§ ABOUT THIS TASK
The expected output is each line below containing "referrer", copied in full.

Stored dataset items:

::::::::

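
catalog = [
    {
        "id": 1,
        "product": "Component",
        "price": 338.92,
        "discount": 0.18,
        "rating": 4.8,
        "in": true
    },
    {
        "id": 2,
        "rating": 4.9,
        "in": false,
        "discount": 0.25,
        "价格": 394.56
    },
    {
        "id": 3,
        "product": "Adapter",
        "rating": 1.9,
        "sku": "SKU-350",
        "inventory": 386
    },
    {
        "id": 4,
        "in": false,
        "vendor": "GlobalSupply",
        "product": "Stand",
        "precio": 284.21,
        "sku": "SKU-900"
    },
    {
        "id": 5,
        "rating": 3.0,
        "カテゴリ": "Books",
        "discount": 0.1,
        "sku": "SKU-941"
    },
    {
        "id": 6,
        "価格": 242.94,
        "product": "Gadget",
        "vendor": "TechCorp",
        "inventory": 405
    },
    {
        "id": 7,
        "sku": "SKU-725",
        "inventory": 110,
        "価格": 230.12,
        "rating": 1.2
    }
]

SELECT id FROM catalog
[1, 2, 3, 4, 5, 6, 7]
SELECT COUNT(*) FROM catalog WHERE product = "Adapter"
1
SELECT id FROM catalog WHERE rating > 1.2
[1, 2, 3, 5]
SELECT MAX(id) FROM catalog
7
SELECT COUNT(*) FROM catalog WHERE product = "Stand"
1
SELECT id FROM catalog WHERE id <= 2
[1, 2]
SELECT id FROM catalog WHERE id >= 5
[5, 6, 7]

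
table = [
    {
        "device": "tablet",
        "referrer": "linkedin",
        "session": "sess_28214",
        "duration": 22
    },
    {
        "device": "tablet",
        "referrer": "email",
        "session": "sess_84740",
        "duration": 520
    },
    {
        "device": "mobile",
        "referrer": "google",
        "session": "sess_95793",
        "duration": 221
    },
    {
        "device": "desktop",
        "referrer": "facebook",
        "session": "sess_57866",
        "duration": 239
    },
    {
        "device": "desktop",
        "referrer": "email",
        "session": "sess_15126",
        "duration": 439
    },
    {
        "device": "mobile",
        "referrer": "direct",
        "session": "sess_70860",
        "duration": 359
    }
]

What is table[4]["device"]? "desktop"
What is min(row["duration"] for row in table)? 22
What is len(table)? 6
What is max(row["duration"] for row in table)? 520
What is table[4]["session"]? "sess_15126"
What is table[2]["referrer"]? "google"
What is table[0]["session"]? "sess_28214"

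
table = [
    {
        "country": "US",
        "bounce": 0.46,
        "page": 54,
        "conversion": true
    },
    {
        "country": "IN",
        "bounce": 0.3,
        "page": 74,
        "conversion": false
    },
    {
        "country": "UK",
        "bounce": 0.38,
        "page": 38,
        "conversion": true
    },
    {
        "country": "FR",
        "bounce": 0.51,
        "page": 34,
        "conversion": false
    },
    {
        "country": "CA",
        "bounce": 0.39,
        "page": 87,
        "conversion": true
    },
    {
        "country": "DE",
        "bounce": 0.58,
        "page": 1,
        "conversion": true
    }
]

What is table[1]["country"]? "IN"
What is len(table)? 6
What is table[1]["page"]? 74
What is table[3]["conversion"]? False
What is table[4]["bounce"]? 0.39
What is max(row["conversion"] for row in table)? True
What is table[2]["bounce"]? 0.38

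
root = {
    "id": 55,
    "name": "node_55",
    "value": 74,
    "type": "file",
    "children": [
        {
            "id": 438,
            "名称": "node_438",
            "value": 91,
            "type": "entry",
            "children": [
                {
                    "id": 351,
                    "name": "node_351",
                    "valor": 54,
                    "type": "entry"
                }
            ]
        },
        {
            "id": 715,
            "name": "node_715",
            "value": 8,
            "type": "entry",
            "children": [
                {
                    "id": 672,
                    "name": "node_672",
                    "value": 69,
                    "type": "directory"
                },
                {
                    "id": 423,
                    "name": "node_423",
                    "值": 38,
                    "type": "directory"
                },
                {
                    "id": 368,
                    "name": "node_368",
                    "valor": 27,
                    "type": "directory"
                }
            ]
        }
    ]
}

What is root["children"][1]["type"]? "entry"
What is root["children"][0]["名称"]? "node_438"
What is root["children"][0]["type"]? "entry"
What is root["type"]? "file"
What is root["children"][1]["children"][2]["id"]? 368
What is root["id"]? 55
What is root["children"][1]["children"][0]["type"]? "directory"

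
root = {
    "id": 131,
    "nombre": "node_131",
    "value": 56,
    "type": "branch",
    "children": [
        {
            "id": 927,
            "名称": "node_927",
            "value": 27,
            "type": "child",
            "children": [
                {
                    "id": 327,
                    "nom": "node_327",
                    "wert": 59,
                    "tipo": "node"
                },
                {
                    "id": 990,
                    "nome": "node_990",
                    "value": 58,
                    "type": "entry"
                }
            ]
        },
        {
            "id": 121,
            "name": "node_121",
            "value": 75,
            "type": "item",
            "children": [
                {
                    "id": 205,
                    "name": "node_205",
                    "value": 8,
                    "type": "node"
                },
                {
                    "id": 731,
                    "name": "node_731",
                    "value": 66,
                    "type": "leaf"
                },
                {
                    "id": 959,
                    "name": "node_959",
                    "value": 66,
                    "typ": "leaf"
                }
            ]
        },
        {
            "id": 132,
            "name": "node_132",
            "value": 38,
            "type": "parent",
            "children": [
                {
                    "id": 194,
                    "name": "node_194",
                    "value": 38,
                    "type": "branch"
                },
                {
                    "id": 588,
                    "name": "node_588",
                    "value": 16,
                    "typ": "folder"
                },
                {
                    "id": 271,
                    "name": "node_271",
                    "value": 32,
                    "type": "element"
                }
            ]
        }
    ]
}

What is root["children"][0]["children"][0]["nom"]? "node_327"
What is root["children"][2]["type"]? "parent"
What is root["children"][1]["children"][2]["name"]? "node_959"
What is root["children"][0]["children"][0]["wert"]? 59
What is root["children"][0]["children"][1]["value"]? 58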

::::::::

§ EXERCISE ANSWER
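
        "referrer": "linkedin",
        "referrer": "email",
        "referrer": "google",
        "referrer": "facebook",
        "referrer": "email",
        "referrer": "direct",
What is table[2]["referrer"]? "google"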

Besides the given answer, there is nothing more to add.